§ Source data:

§

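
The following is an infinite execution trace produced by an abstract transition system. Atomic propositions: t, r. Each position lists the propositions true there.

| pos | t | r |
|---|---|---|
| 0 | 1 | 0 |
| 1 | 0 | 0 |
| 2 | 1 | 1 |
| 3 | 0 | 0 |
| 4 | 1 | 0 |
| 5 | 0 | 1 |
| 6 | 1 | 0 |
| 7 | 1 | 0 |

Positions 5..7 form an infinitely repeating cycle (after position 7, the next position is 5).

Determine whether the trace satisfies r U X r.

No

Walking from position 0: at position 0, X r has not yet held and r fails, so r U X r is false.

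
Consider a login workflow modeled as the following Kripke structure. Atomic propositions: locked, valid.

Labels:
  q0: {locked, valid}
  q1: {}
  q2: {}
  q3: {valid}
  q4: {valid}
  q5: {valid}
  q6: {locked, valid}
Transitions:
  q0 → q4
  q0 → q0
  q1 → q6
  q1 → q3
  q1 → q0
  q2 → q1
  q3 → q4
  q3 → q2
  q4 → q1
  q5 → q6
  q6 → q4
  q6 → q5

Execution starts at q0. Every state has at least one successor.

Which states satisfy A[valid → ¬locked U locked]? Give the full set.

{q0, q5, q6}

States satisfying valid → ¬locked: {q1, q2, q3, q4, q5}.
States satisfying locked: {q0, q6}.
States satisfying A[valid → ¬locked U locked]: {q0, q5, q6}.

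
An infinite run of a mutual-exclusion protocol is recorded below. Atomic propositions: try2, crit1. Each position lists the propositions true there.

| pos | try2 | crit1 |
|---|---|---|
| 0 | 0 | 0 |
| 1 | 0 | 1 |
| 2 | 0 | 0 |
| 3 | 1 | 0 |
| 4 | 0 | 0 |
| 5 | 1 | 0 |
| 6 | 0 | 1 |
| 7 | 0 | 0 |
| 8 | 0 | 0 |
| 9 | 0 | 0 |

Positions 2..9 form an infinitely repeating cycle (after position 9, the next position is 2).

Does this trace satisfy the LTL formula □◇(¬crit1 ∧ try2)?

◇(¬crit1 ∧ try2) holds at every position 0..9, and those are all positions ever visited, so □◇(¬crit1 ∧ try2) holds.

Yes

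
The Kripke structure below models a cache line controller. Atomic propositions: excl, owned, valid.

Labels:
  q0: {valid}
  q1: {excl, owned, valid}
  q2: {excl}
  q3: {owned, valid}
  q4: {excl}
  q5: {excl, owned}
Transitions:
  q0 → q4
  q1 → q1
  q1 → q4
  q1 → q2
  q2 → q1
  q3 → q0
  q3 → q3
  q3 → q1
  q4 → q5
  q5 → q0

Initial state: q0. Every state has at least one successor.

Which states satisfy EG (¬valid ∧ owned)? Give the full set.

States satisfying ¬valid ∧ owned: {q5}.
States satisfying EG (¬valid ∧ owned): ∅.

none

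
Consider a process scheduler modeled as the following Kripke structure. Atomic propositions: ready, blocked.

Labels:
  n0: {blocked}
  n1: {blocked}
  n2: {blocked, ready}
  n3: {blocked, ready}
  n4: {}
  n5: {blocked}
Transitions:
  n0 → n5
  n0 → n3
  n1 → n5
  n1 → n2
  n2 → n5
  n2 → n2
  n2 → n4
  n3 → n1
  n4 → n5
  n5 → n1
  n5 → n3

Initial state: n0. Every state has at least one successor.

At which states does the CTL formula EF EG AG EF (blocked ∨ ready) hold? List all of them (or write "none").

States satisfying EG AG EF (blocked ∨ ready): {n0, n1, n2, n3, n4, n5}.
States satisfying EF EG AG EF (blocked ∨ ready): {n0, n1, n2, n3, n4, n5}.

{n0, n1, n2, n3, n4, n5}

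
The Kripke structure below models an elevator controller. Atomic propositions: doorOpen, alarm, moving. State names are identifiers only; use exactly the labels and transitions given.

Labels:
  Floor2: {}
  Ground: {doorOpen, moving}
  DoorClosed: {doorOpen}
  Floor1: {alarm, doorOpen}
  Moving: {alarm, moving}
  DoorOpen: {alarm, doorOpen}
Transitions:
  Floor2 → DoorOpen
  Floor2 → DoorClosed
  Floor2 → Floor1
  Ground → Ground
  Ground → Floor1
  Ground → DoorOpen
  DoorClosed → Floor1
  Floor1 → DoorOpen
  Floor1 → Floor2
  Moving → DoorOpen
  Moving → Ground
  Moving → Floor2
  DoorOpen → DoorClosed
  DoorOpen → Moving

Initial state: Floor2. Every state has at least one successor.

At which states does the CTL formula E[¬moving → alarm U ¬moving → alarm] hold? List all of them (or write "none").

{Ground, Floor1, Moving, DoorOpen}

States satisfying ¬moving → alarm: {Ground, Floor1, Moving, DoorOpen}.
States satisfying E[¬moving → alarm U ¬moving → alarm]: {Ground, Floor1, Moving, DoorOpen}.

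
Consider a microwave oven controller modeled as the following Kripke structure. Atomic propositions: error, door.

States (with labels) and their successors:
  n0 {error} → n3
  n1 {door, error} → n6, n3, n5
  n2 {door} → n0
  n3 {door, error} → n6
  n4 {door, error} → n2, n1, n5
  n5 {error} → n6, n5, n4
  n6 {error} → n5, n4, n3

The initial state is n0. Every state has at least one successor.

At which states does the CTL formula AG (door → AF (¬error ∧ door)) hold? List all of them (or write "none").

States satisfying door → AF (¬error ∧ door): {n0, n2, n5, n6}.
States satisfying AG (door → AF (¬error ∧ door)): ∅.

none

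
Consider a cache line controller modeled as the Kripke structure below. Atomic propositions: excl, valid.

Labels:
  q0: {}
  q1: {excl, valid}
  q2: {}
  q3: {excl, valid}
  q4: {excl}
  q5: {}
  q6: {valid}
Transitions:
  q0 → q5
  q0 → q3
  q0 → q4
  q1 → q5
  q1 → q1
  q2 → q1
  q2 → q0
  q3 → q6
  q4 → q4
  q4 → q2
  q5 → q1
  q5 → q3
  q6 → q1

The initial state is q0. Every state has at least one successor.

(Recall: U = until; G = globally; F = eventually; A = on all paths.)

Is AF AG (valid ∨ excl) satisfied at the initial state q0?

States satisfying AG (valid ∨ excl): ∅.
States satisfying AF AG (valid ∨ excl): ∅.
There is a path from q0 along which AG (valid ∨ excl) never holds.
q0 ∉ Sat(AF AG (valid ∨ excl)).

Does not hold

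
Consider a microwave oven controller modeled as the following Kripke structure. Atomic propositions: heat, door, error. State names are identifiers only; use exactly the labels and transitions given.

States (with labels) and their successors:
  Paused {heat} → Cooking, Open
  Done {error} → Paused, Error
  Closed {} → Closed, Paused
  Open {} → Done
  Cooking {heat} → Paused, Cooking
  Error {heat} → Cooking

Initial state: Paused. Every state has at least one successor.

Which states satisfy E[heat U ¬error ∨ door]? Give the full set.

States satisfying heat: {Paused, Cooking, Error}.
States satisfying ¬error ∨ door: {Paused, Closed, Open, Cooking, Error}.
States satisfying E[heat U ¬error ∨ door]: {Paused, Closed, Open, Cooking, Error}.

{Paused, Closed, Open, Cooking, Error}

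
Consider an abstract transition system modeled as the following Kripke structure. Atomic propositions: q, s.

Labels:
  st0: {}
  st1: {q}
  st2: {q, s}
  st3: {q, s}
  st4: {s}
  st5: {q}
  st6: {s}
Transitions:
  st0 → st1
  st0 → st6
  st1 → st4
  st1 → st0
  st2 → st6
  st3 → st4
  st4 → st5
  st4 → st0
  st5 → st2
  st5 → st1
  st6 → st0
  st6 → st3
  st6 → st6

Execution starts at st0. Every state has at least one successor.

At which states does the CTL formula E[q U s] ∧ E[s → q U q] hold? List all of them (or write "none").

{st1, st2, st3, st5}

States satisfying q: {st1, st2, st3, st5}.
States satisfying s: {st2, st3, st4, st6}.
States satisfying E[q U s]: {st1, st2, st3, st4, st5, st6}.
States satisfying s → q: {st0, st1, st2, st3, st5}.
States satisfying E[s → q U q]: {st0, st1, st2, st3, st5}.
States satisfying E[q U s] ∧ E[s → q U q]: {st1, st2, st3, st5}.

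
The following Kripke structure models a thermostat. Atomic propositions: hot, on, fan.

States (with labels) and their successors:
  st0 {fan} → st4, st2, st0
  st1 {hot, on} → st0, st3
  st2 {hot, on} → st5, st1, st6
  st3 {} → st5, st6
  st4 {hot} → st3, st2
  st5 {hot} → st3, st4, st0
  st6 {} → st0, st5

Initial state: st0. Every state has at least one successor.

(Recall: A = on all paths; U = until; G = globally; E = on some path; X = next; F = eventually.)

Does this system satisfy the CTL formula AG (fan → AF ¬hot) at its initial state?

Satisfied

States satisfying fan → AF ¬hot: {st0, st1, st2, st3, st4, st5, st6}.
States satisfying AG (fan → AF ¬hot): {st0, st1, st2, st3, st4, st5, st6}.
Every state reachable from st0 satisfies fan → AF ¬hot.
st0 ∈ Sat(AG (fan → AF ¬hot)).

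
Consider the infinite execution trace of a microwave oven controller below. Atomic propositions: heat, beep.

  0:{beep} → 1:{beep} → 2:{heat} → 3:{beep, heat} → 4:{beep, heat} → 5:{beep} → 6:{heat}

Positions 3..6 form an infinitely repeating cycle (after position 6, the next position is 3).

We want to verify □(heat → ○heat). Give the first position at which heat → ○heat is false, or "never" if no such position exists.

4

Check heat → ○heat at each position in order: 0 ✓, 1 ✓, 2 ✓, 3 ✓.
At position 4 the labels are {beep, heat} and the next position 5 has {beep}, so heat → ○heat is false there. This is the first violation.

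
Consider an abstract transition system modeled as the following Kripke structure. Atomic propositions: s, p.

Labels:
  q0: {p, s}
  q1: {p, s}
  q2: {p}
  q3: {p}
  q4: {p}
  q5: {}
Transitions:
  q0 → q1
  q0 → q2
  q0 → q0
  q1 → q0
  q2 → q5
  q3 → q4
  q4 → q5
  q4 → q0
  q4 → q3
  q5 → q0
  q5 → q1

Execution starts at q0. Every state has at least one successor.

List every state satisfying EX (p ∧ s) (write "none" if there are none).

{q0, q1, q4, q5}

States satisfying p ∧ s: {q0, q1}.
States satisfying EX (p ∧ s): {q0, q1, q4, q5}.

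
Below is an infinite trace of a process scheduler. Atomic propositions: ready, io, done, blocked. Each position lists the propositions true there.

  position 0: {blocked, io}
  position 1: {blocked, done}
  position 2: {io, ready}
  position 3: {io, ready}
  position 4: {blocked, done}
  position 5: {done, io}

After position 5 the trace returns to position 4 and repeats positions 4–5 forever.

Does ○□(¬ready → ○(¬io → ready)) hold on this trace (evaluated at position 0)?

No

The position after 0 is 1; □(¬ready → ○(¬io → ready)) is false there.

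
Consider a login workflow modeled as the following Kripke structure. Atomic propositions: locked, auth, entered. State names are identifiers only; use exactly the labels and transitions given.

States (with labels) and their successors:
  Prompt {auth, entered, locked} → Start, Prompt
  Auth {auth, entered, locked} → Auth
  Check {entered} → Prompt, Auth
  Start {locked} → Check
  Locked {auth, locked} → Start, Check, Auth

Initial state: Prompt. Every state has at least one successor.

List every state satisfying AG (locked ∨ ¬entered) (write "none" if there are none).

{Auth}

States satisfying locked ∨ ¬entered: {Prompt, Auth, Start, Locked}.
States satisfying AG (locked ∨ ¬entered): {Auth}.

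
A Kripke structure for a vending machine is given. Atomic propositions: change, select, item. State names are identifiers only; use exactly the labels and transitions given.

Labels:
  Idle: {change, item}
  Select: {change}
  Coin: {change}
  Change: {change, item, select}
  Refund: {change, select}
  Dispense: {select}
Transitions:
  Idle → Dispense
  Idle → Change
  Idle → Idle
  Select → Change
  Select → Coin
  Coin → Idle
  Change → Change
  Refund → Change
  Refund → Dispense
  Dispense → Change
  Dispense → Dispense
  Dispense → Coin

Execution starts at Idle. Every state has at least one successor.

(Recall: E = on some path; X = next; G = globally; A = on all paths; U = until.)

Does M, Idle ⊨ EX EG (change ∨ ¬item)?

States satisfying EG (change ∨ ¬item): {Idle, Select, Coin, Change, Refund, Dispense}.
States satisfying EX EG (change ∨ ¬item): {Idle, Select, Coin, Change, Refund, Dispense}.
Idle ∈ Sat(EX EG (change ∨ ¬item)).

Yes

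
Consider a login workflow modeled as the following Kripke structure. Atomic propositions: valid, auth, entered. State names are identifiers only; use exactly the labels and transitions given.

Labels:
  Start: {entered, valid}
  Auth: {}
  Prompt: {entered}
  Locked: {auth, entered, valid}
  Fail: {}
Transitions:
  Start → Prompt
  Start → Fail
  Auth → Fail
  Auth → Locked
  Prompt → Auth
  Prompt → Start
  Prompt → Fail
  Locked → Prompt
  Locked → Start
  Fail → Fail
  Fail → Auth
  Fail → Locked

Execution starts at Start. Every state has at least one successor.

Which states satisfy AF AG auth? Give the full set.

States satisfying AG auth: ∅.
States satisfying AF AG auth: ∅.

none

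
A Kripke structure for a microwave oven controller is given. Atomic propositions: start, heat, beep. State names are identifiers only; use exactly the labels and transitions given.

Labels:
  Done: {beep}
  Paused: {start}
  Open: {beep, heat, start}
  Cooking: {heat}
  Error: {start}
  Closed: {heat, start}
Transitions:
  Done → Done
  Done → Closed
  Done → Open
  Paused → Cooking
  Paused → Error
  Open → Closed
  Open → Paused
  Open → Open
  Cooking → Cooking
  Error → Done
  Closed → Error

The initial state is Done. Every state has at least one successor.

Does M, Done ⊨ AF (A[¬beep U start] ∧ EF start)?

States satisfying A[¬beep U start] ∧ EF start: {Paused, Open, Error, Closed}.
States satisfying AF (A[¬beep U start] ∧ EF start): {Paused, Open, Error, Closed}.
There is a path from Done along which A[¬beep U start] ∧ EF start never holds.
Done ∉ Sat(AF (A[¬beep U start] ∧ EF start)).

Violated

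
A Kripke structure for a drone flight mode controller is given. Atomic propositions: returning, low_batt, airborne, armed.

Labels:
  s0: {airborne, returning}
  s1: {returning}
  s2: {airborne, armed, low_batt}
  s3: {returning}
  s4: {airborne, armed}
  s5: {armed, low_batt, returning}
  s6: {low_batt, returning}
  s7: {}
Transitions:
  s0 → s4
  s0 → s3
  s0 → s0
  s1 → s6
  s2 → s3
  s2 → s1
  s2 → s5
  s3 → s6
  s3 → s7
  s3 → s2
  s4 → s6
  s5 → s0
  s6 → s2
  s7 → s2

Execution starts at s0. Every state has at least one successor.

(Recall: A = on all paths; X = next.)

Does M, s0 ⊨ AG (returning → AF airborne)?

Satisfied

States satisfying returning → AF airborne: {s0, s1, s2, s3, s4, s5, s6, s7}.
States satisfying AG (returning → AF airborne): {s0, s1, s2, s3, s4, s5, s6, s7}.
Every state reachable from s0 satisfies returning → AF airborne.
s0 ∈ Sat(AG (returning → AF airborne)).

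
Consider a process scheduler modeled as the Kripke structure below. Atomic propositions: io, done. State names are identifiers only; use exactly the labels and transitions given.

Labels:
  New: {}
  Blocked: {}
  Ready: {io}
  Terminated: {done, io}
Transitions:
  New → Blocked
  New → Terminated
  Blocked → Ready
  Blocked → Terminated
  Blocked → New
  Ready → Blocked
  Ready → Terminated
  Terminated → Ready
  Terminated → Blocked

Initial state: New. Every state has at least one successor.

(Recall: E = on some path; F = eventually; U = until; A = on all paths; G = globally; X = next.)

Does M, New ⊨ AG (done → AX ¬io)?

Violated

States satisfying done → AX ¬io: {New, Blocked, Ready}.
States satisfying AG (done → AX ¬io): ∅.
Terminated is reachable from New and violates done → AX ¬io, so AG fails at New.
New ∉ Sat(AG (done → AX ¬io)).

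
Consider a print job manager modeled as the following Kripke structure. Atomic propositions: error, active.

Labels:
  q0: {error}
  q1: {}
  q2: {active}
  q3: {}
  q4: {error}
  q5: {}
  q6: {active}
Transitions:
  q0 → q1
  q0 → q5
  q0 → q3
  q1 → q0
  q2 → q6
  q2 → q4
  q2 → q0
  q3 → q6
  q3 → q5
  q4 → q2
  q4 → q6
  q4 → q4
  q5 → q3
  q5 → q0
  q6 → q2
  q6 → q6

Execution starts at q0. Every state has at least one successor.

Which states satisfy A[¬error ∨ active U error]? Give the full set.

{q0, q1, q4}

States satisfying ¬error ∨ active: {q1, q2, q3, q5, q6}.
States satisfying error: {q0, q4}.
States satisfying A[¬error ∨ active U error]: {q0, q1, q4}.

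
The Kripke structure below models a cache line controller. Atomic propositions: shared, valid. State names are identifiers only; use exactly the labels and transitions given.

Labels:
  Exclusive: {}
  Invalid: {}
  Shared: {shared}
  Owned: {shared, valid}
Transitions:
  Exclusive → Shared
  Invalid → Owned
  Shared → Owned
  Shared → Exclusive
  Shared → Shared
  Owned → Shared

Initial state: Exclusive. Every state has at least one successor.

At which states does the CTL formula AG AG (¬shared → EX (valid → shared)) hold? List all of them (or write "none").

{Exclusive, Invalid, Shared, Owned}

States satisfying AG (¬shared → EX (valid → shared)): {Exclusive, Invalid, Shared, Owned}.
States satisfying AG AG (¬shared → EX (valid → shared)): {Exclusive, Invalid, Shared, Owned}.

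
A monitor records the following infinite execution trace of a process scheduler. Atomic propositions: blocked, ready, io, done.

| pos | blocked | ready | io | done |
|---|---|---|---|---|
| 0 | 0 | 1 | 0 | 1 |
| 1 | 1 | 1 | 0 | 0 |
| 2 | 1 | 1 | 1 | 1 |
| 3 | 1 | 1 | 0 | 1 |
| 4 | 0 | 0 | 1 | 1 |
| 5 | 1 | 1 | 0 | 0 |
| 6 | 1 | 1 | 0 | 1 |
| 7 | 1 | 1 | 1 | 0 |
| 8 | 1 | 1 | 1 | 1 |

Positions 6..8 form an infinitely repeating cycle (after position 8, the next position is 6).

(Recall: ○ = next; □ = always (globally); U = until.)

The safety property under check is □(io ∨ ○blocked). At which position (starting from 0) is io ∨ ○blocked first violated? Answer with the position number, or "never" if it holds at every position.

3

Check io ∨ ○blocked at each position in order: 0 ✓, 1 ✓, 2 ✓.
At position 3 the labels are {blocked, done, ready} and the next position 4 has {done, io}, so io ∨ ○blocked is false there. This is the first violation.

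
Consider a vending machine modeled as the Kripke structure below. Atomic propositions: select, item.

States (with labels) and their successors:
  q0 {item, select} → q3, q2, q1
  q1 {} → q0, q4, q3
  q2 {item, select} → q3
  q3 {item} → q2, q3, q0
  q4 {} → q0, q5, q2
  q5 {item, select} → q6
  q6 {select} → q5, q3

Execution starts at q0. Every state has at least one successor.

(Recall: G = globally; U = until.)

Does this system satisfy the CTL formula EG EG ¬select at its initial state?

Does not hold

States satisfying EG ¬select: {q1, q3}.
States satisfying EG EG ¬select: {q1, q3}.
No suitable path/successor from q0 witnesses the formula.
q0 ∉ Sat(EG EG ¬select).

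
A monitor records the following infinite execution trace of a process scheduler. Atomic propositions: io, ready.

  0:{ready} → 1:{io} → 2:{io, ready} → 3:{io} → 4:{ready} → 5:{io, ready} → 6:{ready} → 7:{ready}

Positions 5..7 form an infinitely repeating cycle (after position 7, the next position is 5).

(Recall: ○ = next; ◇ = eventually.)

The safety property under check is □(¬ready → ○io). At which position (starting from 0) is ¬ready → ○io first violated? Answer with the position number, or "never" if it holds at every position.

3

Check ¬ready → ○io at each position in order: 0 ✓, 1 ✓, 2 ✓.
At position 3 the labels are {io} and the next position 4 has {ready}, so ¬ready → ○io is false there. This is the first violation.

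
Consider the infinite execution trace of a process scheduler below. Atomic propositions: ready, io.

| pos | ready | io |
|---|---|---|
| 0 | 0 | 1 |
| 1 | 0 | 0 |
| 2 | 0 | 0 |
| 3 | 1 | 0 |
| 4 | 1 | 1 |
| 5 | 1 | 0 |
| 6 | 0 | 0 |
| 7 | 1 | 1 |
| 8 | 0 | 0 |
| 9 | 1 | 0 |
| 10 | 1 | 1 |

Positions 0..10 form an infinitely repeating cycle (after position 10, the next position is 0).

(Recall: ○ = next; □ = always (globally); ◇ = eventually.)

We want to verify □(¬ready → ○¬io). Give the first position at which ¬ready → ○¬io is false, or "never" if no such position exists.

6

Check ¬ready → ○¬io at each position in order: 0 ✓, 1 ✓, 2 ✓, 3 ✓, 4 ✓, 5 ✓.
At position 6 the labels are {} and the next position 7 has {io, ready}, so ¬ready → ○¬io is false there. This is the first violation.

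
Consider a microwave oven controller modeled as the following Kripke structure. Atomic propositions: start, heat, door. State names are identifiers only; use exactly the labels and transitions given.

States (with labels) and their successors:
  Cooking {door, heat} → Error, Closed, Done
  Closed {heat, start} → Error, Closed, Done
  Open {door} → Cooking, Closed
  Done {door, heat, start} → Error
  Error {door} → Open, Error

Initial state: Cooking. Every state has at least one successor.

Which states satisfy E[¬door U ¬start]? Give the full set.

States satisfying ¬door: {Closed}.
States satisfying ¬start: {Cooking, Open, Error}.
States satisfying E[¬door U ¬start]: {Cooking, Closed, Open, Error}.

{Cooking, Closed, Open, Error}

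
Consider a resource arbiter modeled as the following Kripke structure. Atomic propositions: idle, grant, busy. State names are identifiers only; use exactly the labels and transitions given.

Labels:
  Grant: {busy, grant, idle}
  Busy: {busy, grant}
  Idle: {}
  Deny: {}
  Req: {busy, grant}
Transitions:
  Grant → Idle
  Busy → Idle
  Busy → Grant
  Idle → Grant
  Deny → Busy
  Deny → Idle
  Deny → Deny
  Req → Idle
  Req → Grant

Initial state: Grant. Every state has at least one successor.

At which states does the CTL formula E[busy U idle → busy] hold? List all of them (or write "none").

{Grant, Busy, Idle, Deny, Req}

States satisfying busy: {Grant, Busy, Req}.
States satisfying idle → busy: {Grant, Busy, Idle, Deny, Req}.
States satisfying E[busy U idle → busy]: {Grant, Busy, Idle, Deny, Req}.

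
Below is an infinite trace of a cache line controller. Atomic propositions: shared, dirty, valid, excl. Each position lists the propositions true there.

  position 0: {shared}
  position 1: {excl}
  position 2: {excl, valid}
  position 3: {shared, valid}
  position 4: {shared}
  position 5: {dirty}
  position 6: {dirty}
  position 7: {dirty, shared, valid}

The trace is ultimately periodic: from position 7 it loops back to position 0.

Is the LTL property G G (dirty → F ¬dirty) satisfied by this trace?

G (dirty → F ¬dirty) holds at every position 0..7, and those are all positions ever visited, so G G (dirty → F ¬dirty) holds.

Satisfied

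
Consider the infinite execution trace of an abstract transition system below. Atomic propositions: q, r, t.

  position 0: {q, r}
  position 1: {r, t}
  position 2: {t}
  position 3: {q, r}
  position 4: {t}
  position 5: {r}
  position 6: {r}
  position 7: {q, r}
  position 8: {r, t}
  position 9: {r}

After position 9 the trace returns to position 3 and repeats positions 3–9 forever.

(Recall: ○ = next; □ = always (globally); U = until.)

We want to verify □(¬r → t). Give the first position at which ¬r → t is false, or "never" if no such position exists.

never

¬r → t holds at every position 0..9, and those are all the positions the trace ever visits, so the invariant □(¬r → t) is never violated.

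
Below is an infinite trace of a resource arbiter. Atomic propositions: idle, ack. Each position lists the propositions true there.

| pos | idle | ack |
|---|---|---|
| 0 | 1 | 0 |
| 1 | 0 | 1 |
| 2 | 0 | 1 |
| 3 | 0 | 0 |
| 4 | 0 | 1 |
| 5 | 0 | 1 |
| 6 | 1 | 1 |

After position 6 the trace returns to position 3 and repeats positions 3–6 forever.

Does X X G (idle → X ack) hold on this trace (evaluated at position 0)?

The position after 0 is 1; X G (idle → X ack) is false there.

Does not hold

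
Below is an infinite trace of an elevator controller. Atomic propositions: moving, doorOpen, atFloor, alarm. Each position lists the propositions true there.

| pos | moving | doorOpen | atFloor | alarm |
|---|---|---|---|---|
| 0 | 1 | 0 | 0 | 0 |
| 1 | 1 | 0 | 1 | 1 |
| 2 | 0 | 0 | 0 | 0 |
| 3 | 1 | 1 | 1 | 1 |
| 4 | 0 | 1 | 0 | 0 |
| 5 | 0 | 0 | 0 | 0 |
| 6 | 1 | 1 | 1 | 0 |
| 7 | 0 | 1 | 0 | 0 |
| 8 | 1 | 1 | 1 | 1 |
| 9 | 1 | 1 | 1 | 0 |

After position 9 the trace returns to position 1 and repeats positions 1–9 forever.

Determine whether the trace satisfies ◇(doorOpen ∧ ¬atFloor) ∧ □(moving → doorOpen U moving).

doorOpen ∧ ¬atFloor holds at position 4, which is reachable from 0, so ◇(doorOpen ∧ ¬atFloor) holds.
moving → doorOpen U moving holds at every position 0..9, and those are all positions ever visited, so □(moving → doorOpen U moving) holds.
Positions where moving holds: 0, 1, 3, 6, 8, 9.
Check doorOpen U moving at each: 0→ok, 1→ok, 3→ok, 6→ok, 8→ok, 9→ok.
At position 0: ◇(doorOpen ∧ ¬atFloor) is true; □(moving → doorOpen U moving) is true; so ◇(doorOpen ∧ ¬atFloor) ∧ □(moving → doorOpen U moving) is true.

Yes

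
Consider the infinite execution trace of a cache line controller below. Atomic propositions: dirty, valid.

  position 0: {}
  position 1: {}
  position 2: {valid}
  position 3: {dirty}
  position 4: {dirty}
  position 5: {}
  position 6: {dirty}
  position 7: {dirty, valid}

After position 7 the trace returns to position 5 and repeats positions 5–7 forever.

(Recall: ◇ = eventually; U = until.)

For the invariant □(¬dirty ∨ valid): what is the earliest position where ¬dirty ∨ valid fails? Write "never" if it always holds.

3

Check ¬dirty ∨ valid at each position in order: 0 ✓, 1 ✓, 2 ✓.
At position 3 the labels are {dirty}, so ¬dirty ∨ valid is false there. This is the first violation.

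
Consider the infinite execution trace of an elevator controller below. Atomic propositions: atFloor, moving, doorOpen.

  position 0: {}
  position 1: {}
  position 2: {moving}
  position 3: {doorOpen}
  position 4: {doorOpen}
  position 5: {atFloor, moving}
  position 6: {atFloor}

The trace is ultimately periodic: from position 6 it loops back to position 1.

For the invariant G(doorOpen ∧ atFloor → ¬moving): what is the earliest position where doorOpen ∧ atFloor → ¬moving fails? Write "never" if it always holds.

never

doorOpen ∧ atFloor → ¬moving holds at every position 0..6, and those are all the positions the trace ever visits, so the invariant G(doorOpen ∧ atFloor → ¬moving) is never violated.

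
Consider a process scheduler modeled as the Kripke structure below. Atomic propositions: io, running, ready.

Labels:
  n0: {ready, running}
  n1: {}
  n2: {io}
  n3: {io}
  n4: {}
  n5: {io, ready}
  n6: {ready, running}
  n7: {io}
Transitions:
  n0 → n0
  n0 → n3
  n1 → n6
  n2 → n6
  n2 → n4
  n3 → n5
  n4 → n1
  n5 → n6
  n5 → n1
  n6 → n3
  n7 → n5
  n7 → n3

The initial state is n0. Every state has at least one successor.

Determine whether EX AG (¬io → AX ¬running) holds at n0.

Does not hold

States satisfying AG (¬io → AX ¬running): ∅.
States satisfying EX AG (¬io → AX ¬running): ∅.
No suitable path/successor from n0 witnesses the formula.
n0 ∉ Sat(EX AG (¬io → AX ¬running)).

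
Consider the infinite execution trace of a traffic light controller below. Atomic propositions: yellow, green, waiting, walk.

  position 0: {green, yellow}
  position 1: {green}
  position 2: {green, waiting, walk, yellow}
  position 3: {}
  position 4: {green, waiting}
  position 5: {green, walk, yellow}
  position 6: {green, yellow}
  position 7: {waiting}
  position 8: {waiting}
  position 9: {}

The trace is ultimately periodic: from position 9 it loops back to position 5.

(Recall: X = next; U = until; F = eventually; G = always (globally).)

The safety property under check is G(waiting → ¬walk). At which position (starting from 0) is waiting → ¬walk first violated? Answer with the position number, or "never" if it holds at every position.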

§

§ Requirement: Filter the records above for lines containing the word "armed", and copy those lines.

§ Result below:
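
A Kripke structure for a drone flight mode controller is given. Atomic propositions: returning, low_batt, airborne, armed.
  s2: {airborne, armed, low_batt}
  s4: {airborne, armed}
  s5: {armed, low_batt, returning}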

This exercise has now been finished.